• WHAT IS BEING ASKED
Where a line contains the word "rectangular", copy that line from the records below.

[Stored data]
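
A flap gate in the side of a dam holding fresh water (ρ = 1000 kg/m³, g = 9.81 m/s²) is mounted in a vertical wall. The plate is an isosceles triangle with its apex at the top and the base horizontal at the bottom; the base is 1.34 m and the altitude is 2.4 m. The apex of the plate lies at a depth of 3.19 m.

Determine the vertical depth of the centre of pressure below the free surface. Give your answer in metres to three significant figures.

h_p = 4.86 m

γ = ρg = 1000 × 9.81 = 9810 N/m³ = 9.81 kN/m³.
With the apex up, the centroid sits 2h/3 = 2 × 2.4/3 = 1.6 m below the apex, so the centroid depth is h_c = 3.19 + 1.6 = 4.79 m.
A = ½ × 1.34 × 2.4 = 1.608 m².
Resultant F = γ·h_c·A = 9.81 × 4.79 × 1.608 = 75.5598 kN.
I_c = b·h³/36 = 1.34 × 2.4³/36 = 0.51456 m⁴.
Centre of pressure: y_p = y_c + I_c/(y_c·A) = 4.79 + 0.51456/(4.79 × 1.608) = 4.79 + 0.0668058 = 4.85681 m along the plane.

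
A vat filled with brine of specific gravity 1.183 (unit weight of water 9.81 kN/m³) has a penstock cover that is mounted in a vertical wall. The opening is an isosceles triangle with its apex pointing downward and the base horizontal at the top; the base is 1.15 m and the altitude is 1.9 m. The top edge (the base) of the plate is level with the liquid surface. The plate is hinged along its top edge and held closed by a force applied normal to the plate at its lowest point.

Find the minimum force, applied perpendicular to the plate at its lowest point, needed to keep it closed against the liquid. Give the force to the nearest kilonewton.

P ≈ 4 kN

γ = 1.183 × 9.81 = 11.60523 kN/m³.
With the apex down, the centroid sits h/3 = 1.9/3 = 0.633333 m below the base (the top edge), so the centroid depth is h_c = 0.633333 m.
A = ½ × 1.15 × 1.9 = 1.0925 m².
Resultant F = γ·h_c·A = 11.60523 × 0.633333 × 1.0925 = 8.02985 kN.
I_c = b·h³/36 = 1.15 × 1.9³/36 = 0.219107 m⁴.
Centre of pressure: y_p = y_c + I_c/(y_c·A) = 0.633333 + 0.219107/(0.633333 × 1.0925) = 0.633333 + 0.316667 = 0.95 m along the plane.
The resultant acts 0.633333 + 0.316667 = 0.95 m (along the plate) below the hinge at the top edge, so the moment about the hinge is M = F × 0.95 = 8.02985 × 0.95 = 7.62836 kN·m.
A normal force at the bottom, 1.9 m from the hinge, must supply this moment: P = 7.62836/1.9 = 4.01493 kN.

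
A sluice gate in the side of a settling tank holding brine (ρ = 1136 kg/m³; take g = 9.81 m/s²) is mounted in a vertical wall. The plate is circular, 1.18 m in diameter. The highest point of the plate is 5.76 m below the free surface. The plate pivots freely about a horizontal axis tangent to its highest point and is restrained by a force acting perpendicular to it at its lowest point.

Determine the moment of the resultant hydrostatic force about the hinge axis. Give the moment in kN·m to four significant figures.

γ = ρg = 1136 × 9.81 / 1000 = 11.14416 kN/m³.
The centroid is at the centre, 0.59 m below the top of the plate, so the centroid depth is h_c = 5.76 + 0.59 = 6.35 m.
A = π(0.59)² = 1.09359 m².
Resultant F = γ·h_c·A = 11.14416 × 6.35 × 1.09359 = 77.3884 kN.
I_c = πr⁴/4 = π × 0.59⁴/4 = 0.0951695 m⁴.
Centre of pressure: y_p = y_c + I_c/(y_c·A) = 6.35 + 0.0951695/(6.35 × 1.09359) = 6.35 + 0.0137047 = 6.3637 m along the plane.
The resultant acts 0.59 + 0.0137047 = 0.603705 m (along the plate) below the hinge at the top edge, so the moment about the hinge is M = F × 0.603705 = 77.3884 × 0.603705 = 46.7198 kN·m.

M ≈ 46.72 kN·m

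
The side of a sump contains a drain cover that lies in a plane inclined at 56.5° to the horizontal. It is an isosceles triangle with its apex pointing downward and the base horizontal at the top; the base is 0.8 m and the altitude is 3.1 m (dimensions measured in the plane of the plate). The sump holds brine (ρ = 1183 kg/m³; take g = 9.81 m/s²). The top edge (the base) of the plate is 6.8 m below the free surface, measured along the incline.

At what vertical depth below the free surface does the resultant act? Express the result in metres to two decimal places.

γ = ρg = 1183 × 9.81 / 1000 = 11.60523 kN/m³.
Let θ = 56.5° be the plate's angle to the horizontal; measure y along the incline from where the plane meets the free surface. Vertical depth h = y·sinθ with sinθ = 0.833886.
With the apex down, the centroid sits h/3 = 3.1/3 = 1.03333 m below the base (the top edge), so y_c = 6.8 + 1.03333 = 7.83333 m and h_c = 7.83333 × 0.833886 = 6.5321 m.
A = ½ × 0.8 × 3.1 = 1.24 m².
Resultant F = γ·h_c·A = 11.60523 × 6.5321 × 1.24 = 94.0001 kN.
I_c = b·h³/36 = 0.8 × 3.1³/36 = 0.662022 m⁴.
Centre of pressure: y_p = y_c + I_c/(y_c·A) = 7.83333 + 0.662022/(7.83333 × 1.24) = 7.83333 + 0.068156 = 7.90149 m along the plane.
Vertically, h_p = y_p·sinθ = 7.90149 × 0.833886 = 6.58894 m.

h_p = 6.59 m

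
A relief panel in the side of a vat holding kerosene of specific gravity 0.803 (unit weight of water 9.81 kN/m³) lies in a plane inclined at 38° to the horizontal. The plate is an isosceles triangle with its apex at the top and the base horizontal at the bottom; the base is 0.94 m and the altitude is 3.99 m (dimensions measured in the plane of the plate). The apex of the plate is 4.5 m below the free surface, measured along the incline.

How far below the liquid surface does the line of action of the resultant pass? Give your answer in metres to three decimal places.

h_p = 4.484 m

γ = 0.803 × 9.81 = 7.87743 kN/m³.
Let θ = 38° be the plate's angle to the horizontal; measure y along the incline from where the plane meets the free surface. Vertical depth h = y·sinθ with sinθ = 0.615661.
With the apex up, the centroid sits 2h/3 = 2 × 3.99/3 = 2.66 m below the apex, so y_c = 4.5 + 2.66 = 7.16 m and h_c = 7.16 × 0.615661 = 4.40813 m.
A = ½ × 0.94 × 3.99 = 1.8753 m².
Resultant F = γ·h_c·A = 7.87743 × 4.40813 × 1.8753 = 65.1193 kN.
I_c = b·h³/36 = 0.94 × 3.99³/36 = 1.65861 m⁴.
Centre of pressure: y_p = y_c + I_c/(y_c·A) = 7.16 + 1.65861/(7.16 × 1.8753) = 7.16 + 0.123527 = 7.28353 m along the plane.
Vertically, h_p = y_p·sinθ = 7.28353 × 0.615661 = 4.48419 m.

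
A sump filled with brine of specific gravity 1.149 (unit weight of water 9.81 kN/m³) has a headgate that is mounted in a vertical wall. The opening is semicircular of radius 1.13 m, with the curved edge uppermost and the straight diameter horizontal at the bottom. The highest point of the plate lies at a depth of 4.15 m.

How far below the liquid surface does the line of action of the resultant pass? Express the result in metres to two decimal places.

h_p = 4.82 m

γ = 1.149 × 9.81 = 11.27169 kN/m³.
The centroid lies 4r/(3π) = 0.479587 m above the diameter, so r − 4r/(3π) = 1.13 − 0.479587 = 0.650413 m below the topmost point, so the centroid depth is h_c = 4.15 + 0.650413 = 4.80041 m.
A = πr²/2 = π × 1.13²/2 = 2.00575 m².
Resultant F = γ·h_c·A = 11.27169 × 4.80041 × 2.00575 = 108.529 kN.
I_c = (π/8 − 8/(9π))·r⁴ = 0.109757 × 1.13⁴ = 0.178956 m⁴.
Centre of pressure: y_p = y_c + I_c/(y_c·A) = 4.80041 + 0.178956/(4.80041 × 2.00575) = 4.80041 + 0.0185862 = 4.819 m along the plane.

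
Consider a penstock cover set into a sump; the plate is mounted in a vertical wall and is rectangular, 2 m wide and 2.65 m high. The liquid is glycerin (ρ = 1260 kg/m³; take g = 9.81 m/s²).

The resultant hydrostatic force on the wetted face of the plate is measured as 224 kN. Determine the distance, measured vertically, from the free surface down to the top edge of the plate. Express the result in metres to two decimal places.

d_top ≈ 2.09 m

γ = ρg = 1260 × 9.81 / 1000 = 12.3606 kN/m³.
A = 2 × 2.65 = 5.3 m².
From F = γ·h_c·A, the centroid depth is h_c = 224/(12.3606 × 5.3) = 3.41926 m.
The centroid lies 2.65/2 = 1.325 m below the top edge, so the top edge sits at h_top = 3.41926 − 1.325 = 2.09426 m below the surface.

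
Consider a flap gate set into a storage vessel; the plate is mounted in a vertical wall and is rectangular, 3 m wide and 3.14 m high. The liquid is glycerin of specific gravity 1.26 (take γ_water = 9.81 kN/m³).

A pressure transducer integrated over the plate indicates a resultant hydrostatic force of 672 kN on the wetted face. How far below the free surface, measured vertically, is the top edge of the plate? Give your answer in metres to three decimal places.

d_top ≈ 4.201 m

γ = 1.26 × 9.81 = 12.3606 kN/m³.
A = 3 × 3.14 = 9.42 m².
From F = γ·h_c·A, the centroid depth is h_c = 672/(12.3606 × 9.42) = 5.77137 m.
The centroid lies 3.14/2 = 1.57 m below the top edge, so the top edge sits at h_top = 5.77137 − 1.57 = 4.20137 m below the surface.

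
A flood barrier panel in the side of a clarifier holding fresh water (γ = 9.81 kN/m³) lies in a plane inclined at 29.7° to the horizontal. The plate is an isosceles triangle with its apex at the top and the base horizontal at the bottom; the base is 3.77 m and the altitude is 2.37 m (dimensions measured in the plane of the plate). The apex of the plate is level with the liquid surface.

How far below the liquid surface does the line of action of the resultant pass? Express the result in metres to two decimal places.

h_p = 0.88 m

γ = 9.81 kN/m³.
Let θ = 29.7° be the plate's angle to the horizontal; measure y along the incline from where the plane meets the free surface. Vertical depth h = y·sinθ with sinθ = 0.495459.
With the apex up, the centroid sits 2h/3 = 2 × 2.37/3 = 1.58 m below the apex, so y_c = 1.58 m and h_c = 1.58 × 0.495459 = 0.782825 m.
A = ½ × 3.77 × 2.37 = 4.46745 m².
Resultant F = γ·h_c·A = 9.81 × 0.782825 × 4.46745 = 34.3078 kN.
I_c = b·h³/36 = 3.77 × 2.37³/36 = 1.39407 m⁴.
Centre of pressure: y_p = y_c + I_c/(y_c·A) = 1.58 + 1.39407/(1.58 × 4.46745) = 1.58 + 0.1975 = 1.7775 m along the plane.
Vertically, h_p = y_p·sinθ = 1.7775 × 0.495459 = 0.880678 m.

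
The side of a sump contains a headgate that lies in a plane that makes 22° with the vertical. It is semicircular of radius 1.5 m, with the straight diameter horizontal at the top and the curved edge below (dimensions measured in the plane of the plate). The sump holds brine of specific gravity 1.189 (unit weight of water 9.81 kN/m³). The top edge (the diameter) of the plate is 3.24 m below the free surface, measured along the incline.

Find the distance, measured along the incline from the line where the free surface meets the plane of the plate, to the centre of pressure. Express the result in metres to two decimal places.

γ = 1.189 × 9.81 = 11.66409 kN/m³.
The plate makes 22° with the vertical, i.e. θ = 90° − 22° = 68° to the horizontal. Measuring y along the incline from the free-surface line, vertical depth h = y·sinθ with sinθ = 0.927184.
The centroid of a semicircle lies 4r/(3π) = 0.63662 m from the diameter, here below the top edge, so y_c = 3.24 + 0.63662 = 3.87662 m and h_c = 3.87662 × 0.927184 = 3.59434 m.
A = πr²/2 = π × 1.5²/2 = 3.53429 m².
Resultant F = γ·h_c·A = 11.66409 × 3.59434 × 3.53429 = 148.174 kN.
I_c = (π/8 − 8/(9π))·r⁴ = 0.109757 × 1.5⁴ = 0.555645 m⁴.
Centre of pressure: y_p = y_c + I_c/(y_c·A) = 3.87662 + 0.555645/(3.87662 × 3.53429) = 3.87662 + 0.0405548 = 3.91717 m along the plane.

y_p = 3.92 m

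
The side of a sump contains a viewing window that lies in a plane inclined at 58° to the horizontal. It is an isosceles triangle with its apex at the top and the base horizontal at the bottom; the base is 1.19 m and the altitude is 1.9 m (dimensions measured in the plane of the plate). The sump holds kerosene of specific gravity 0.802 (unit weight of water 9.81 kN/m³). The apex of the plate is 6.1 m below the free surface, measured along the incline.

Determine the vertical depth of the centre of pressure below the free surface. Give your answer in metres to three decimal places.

γ = 0.802 × 9.81 = 7.86762 kN/m³.
Let θ = 58° be the plate's angle to the horizontal; measure y along the incline from where the plane meets the free surface. Vertical depth h = y·sinθ with sinθ = 0.848048.
With the apex up, the centroid sits 2h/3 = 2 × 1.9/3 = 1.26667 m below the apex, so y_c = 6.1 + 1.26667 = 7.36667 m and h_c = 7.36667 × 0.848048 = 6.24729 m.
A = ½ × 1.19 × 1.9 = 1.1305 m².
Resultant F = γ·h_c·A = 7.86762 × 6.24729 × 1.1305 = 55.5655 kN.
I_c = b·h³/36 = 1.19 × 1.9³/36 = 0.226728 m⁴.
Centre of pressure: y_p = y_c + I_c/(y_c·A) = 7.36667 + 0.226728/(7.36667 × 1.1305) = 7.36667 + 0.0272247 = 7.39389 m along the plane.
Vertically, h_p = y_p·sinθ = 7.39389 × 0.848048 = 6.27037 m.

h_p = 6.270 m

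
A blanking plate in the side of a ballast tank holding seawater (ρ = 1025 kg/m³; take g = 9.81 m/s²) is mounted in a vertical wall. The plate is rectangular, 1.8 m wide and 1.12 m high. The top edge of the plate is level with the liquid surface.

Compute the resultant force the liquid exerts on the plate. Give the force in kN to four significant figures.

γ = ρg = 1025 × 9.81 / 1000 = 10.05525 kN/m³.
The centroid lies 1.12/2 = 0.56 m below the top edge, so the centroid depth is h_c = 0.56 m.
A = 1.8 × 1.12 = 2.016 m².
Resultant F = γ·h_c·A = 10.05525 × 0.56 × 2.016 = 11.352 kN.

F ≈ 11.35 kN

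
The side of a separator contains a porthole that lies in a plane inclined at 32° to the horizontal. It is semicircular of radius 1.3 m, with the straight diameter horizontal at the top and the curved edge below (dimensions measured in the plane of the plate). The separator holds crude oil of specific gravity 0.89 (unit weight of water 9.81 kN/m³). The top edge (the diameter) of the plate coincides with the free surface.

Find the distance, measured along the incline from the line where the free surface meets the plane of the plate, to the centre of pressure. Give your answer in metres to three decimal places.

γ = 0.89 × 9.81 = 8.7309 kN/m³.
Let θ = 32° be the plate's angle to the horizontal; measure y along the incline from where the plane meets the free surface. Vertical depth h = y·sinθ with sinθ = 0.529919.
The centroid of a semicircle lies 4r/(3π) = 0.551737 m from the diameter, here below the top edge, so y_c = 0.551737 m and h_c = 0.551737 × 0.529919 = 0.292376 m.
A = πr²/2 = π × 1.3²/2 = 2.65465 m².
Resultant F = γ·h_c·A = 8.7309 × 0.292376 × 2.65465 = 6.77654 kN.
I_c = (π/8 − 8/(9π))·r⁴ = 0.109757 × 1.3⁴ = 0.313477 m⁴.
Centre of pressure: y_p = y_c + I_c/(y_c·A) = 0.551737 + 0.313477/(0.551737 × 2.65465) = 0.551737 + 0.214026 = 0.765763 m along the plane.

y_p = 0.766 m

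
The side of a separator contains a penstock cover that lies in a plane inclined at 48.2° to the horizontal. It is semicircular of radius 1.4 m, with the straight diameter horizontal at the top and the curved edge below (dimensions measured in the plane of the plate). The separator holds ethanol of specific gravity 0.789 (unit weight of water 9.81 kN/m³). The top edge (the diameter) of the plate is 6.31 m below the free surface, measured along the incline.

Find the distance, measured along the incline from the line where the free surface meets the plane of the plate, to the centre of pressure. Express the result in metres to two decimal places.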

• ANSWER FOR THIS EXERCISE
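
Consider a penstock cover set into a sump; the plate is mounted in a vertical wall and is rectangular, 2 m wide and 2.65 m high. The liquid is glycerin (ρ = 1260 kg/m³; take g = 9.81 m/s²).
Consider a flap gate set into a storage vessel; the plate is mounted in a vertical wall and is rectangular, 3 m wide and 3.14 m high. The liquid is glycerin of specific gravity 1.26 (take γ_water = 9.81 kN/m³).
A blanking plate in the side of a ballast tank holding seawater (ρ = 1025 kg/m³; take g = 9.81 m/s²) is mounted in a vertical wall. The plate is rectangular, 1.8 m wide and 1.12 m high. The top edge of the plate is level with the liquid surface.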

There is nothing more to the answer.